[Records for this task Boundary: Start]

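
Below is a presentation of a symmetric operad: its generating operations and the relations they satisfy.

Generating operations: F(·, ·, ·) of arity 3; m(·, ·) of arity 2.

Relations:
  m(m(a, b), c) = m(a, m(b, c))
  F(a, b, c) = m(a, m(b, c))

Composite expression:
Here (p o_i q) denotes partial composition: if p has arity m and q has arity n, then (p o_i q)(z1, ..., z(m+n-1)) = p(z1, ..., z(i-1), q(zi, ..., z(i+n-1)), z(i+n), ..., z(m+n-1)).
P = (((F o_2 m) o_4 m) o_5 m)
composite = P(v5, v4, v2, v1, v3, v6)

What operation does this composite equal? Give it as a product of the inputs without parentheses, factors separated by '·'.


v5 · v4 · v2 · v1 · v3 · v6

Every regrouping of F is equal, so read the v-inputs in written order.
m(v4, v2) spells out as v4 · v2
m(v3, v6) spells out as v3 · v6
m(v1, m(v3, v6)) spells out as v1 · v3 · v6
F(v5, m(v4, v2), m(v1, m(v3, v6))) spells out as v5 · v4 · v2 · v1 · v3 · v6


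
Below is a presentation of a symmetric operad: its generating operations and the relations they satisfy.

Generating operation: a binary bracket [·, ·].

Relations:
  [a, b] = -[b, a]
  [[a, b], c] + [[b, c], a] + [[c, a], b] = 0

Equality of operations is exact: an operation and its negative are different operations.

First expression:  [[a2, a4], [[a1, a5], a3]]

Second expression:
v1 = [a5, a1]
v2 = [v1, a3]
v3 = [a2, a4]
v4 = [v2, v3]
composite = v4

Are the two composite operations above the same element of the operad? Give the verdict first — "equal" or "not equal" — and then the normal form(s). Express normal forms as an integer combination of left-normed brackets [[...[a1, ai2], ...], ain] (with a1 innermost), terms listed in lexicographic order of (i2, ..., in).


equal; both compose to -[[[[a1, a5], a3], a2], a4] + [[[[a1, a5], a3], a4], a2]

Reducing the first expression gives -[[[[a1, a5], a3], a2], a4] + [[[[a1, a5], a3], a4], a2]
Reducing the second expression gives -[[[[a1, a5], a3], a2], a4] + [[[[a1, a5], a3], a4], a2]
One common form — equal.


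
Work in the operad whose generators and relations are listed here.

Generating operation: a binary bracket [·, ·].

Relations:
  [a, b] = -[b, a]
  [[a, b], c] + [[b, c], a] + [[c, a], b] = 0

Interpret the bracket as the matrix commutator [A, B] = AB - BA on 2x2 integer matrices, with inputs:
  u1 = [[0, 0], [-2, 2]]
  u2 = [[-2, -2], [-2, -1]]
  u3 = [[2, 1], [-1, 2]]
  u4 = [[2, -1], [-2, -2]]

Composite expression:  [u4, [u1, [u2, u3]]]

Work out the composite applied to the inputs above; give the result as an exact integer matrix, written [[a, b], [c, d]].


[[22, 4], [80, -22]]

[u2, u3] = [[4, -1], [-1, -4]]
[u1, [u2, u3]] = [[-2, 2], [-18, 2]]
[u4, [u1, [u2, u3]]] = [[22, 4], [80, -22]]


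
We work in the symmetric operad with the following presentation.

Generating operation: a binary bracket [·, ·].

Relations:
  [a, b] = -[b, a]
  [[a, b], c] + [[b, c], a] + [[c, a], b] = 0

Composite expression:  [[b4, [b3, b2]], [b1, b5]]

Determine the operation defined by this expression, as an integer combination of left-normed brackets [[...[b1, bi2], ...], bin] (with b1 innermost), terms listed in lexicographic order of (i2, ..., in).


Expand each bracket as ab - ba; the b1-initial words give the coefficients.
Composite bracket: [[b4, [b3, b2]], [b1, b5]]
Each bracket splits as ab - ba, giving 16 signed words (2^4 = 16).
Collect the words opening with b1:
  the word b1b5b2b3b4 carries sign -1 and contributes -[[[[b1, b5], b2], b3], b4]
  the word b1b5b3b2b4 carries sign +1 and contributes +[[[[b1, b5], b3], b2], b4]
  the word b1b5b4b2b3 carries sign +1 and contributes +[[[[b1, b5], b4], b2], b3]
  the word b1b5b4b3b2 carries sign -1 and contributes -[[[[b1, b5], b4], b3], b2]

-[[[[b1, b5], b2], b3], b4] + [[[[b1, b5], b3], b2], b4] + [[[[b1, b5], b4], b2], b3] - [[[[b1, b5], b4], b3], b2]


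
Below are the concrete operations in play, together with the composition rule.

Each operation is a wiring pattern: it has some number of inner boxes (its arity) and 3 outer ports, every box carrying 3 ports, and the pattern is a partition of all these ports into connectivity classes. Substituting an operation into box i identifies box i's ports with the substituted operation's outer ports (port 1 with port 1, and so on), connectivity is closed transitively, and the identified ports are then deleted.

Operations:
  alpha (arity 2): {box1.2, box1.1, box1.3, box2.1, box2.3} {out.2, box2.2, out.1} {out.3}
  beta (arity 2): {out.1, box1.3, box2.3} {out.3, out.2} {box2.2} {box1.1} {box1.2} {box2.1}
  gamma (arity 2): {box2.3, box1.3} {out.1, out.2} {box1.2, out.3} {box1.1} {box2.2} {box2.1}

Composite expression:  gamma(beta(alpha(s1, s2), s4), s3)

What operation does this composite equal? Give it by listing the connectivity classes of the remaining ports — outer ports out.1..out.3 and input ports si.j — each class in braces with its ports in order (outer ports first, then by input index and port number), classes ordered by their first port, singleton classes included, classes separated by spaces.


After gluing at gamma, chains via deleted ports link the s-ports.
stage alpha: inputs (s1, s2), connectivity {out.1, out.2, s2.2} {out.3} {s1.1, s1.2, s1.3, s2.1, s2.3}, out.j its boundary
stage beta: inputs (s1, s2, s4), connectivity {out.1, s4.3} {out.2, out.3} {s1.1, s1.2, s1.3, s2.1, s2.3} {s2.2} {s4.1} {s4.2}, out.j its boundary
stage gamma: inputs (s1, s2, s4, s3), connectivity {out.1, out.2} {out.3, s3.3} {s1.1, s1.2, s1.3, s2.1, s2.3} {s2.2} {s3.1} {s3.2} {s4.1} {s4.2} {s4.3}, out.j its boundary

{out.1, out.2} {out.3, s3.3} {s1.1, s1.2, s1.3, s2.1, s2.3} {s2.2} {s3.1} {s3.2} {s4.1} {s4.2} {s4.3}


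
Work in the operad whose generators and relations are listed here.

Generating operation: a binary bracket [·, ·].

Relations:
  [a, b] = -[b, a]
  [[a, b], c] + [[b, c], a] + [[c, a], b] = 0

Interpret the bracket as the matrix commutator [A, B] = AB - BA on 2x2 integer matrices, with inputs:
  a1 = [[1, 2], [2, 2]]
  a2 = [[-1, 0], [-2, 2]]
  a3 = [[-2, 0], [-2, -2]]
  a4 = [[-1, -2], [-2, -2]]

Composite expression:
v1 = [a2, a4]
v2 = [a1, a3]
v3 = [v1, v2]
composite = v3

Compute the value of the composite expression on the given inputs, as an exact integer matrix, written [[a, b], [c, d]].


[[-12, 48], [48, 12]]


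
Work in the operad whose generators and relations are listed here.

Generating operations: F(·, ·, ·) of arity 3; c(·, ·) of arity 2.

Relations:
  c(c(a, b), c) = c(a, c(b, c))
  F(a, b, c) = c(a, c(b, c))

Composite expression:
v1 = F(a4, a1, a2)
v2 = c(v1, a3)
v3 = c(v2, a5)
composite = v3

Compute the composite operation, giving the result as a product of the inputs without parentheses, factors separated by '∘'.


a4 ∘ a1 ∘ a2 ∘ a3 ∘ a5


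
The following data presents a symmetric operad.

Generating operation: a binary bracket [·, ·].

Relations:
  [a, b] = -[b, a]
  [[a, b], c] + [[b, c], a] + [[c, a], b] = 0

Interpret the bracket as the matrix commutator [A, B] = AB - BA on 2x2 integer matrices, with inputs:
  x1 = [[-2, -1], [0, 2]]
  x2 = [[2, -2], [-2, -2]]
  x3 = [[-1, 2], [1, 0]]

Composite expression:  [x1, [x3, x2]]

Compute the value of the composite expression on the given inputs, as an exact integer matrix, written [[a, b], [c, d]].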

[Records for this task Boundary: End]

The task
Print only the lines that run from the start of the listing to the line bearing "composite = P(v5, v4, v2, v1, v3, v6)"; please keep the first line and that last one, exactly as they appear.

Written answer
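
Below is a presentation of a symmetric operad: its generating operations and the relations they satisfy.

Generating operations: F(·, ·, ·) of arity 3; m(·, ·) of arity 2.

Relations:
  m(m(a, b), c) = m(a, m(b, c))
  F(a, b, c) = m(a, m(b, c))

Composite expression:
Here (p o_i q) denotes partial composition: if p has arity m and q has arity n, then (p o_i q)(z1, ..., z(m+n-1)) = p(z1, ..., z(i-1), q(zi, ..., z(i+n-1)), z(i+n), ..., z(m+n-1)).
P = (((F o_2 m) o_4 m) o_5 m)
composite = P(v5, v4, v2, v1, v3, v6)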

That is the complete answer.